→ **WHAT YOU NEED TO DO**
Which lines belong in the answer? Exactly those from the line containing "row 1 ~ column 2: 3" through the last line of the records below, repeated as written.
*** Block opens ***
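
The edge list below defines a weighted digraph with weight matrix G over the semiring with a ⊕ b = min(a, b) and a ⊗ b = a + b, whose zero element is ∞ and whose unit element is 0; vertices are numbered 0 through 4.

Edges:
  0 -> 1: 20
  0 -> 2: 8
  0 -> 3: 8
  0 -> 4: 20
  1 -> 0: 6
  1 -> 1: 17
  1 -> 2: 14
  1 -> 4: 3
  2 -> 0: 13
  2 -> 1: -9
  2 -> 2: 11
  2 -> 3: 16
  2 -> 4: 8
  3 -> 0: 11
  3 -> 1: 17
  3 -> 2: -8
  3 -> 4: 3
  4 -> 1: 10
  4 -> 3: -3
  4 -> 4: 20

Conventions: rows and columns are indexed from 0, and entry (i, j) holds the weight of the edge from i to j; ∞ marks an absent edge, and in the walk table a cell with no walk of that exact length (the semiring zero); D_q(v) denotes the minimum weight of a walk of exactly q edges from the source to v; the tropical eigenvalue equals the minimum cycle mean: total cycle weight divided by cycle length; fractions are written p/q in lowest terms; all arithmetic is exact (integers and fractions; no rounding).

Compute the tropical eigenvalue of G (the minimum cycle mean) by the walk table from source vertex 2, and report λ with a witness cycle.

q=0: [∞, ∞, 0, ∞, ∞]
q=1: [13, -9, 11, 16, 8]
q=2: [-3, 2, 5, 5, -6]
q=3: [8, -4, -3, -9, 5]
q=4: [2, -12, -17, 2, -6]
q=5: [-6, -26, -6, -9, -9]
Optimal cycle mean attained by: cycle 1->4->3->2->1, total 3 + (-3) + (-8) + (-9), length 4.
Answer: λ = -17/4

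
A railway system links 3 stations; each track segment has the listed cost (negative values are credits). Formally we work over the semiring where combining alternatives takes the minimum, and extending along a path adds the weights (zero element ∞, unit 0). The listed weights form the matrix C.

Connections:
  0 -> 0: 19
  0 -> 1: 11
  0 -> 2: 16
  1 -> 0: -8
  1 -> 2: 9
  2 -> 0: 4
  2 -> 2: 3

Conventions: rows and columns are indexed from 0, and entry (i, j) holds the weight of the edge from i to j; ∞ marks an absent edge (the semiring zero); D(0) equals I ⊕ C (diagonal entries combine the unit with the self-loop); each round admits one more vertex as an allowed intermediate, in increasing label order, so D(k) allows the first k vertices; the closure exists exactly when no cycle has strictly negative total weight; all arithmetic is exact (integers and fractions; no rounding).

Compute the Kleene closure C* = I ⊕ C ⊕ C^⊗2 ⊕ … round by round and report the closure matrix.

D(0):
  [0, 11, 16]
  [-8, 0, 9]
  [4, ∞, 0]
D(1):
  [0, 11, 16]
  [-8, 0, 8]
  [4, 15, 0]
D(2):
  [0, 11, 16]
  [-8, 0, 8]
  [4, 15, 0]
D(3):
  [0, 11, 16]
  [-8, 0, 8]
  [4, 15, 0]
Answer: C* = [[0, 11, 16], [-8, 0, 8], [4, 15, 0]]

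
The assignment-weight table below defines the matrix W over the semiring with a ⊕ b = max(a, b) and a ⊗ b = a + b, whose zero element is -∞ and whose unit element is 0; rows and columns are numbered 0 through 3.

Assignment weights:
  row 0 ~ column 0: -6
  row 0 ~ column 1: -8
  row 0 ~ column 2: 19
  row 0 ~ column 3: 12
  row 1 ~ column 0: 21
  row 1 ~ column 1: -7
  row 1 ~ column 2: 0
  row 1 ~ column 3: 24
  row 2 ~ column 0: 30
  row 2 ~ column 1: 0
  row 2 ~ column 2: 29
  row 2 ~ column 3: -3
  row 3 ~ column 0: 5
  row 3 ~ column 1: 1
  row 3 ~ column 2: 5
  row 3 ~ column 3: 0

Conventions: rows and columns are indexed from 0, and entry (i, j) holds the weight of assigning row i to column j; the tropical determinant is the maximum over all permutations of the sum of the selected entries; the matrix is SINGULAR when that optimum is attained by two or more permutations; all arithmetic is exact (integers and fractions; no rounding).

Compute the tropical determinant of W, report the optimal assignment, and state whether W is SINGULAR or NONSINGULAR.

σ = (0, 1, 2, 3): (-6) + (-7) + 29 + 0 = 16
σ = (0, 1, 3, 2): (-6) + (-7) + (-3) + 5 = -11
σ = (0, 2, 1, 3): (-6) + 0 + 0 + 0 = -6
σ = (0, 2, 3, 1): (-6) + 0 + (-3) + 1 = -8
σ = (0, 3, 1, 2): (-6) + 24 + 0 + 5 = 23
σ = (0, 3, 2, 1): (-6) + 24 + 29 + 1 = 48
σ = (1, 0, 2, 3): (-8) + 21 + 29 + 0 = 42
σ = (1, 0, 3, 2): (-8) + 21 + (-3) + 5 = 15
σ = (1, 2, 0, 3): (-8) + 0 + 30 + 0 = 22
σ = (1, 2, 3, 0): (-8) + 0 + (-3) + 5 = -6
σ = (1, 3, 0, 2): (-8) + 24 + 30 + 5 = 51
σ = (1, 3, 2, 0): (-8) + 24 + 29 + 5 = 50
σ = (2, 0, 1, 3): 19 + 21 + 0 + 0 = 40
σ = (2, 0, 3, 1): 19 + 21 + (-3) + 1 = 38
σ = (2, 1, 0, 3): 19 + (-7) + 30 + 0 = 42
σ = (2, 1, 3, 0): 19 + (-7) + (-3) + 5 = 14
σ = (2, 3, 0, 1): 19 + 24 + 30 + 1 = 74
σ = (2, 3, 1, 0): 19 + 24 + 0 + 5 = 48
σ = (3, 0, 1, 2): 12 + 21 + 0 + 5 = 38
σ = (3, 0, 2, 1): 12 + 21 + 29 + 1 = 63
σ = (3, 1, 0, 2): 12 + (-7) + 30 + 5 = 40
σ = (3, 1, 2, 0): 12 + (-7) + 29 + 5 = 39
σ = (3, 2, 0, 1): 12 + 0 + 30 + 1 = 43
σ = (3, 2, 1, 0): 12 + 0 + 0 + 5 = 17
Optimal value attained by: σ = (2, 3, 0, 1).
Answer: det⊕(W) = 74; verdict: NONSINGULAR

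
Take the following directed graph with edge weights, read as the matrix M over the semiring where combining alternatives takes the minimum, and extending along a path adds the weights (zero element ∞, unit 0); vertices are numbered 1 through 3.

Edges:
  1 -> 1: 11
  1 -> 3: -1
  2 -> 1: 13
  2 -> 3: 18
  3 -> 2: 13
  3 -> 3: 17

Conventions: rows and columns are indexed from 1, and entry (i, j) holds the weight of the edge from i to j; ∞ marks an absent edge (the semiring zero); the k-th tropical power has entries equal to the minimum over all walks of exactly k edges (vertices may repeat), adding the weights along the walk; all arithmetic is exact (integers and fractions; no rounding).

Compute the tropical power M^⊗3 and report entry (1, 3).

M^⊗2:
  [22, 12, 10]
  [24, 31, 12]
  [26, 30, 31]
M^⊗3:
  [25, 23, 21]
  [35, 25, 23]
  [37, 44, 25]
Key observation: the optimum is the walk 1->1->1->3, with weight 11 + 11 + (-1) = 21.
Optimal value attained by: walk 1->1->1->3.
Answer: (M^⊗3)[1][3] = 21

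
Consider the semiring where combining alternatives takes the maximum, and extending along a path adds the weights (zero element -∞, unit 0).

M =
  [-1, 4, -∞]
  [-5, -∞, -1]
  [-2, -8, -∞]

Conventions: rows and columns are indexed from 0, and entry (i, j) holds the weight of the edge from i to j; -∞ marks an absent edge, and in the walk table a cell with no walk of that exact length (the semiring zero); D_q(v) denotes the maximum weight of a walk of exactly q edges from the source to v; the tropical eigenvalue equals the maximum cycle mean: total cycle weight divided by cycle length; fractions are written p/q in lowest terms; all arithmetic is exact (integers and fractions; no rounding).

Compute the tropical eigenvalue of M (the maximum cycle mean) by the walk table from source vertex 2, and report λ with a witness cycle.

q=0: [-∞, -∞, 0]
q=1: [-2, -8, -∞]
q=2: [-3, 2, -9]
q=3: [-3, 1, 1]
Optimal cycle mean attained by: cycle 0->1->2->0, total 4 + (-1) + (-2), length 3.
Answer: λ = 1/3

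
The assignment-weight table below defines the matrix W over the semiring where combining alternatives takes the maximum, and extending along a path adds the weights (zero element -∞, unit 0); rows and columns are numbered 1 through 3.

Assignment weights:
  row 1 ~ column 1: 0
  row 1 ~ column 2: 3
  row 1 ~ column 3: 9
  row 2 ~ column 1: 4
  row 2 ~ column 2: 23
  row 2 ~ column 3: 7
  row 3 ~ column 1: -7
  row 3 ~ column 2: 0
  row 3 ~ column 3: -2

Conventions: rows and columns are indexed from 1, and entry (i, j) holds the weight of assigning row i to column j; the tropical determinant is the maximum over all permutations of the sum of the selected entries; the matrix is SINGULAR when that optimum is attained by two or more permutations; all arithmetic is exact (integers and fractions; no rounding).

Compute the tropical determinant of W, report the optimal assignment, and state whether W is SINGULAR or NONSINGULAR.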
*** Block closes ***
→ **SOLUTION TO THE EXERCISE**
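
  row 1 ~ column 2: 3
  row 1 ~ column 3: 9
  row 2 ~ column 1: 4
  row 2 ~ column 2: 23
  row 2 ~ column 3: 7
  row 3 ~ column 1: -7
  row 3 ~ column 2: 0
  row 3 ~ column 3: -2

Conventions: rows and columns are indexed from 1, and entry (i, j) holds the weight of assigning row i to column j; the tropical determinant is the maximum over all permutations of the sum of the selected entries; the matrix is SINGULAR when that optimum is attained by two or more permutations; all arithmetic is exact (integers and fractions; no rounding).

Compute the tropical determinant of W, report the optimal assignment, and state whether W is SINGULAR or NONSINGULAR.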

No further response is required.